*Prompt*:
Note each line in the data below that holds "finite", and copy it.

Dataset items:
_ _ _ _ _
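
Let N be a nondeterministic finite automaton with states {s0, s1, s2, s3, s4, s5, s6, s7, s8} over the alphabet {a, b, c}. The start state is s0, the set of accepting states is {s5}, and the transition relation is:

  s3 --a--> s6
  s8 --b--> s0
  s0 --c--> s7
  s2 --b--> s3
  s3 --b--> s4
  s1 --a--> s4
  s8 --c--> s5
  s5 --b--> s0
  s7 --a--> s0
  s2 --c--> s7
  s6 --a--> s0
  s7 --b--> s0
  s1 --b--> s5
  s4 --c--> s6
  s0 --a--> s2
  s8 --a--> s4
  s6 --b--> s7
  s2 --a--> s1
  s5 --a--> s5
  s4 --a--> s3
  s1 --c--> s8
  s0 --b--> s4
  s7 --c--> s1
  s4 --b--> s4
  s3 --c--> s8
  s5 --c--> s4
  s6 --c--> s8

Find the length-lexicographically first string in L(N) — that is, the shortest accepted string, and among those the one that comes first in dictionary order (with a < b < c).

aab

A breadth-first search from s0 reaches an accepting state first via the path s0 → s2 → s1 → s5 on input aab.
No string of length < 3 is accepted (BFS exhausts all shorter strings without reaching an accepting state), and aab is the lexicographically least accepting string of length 3.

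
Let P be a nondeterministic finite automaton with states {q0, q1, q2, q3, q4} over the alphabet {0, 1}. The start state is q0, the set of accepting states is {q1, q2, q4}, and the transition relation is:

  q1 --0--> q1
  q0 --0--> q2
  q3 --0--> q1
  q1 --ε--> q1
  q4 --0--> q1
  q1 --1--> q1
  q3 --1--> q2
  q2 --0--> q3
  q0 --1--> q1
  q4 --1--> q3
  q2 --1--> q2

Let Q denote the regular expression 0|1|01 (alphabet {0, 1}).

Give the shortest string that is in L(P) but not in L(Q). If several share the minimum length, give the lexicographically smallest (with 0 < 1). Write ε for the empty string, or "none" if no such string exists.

The string 10 is accepted by P but not by Q.
No shorter string lies in the difference, and 10 is the lexicographically first length-2 string in L(P) \ L(Q).

10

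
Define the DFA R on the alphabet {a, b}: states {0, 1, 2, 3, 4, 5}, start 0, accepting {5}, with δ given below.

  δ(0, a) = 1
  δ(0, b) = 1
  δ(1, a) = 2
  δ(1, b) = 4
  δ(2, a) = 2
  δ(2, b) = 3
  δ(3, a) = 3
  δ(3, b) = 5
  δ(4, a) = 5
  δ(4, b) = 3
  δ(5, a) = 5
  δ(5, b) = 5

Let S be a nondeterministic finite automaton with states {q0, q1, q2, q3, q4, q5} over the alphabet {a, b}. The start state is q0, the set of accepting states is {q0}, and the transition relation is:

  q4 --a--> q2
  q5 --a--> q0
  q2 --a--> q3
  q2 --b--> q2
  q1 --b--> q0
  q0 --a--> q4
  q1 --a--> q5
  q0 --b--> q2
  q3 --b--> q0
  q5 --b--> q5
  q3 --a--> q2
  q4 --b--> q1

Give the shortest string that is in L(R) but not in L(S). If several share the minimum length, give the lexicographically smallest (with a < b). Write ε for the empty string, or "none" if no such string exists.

aba

The string aba is accepted by R but not by S.
No shorter string lies in the difference, and aba is the lexicographically first length-3 string in L(R) \ L(S).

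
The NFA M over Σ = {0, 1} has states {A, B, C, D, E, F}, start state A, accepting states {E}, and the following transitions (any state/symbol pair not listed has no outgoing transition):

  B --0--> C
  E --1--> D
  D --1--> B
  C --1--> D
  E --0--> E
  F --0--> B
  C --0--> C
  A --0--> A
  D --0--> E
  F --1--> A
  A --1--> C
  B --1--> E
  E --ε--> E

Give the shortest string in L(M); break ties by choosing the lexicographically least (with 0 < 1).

A breadth-first search from A reaches an accepting state first via the path A → C → D → E on input 110.
No string of length < 3 is accepted (BFS exhausts all shorter strings without reaching an accepting state), and 110 is the lexicographically least accepting string of length 3.

110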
_ _ _ _ _
*Your solution*:
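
Let N be a nondeterministic finite automaton with states {s0, s1, s2, s3, s4, s5, s6, s7, s8} over the alphabet {a, b, c}. The start state is s0, the set of accepting states is {s5}, and the transition relation is:
Let P be a nondeterministic finite automaton with states {q0, q1, q2, q3, q4} over the alphabet {0, 1}. The start state is q0, the set of accepting states is {q1, q2, q4}, and the transition relation is:
Let S be a nondeterministic finite automaton with states {q0, q1, q2, q3, q4, q5} over the alphabet {a, b}. The start state is q0, the set of accepting states is {q0}, and the transition relation is: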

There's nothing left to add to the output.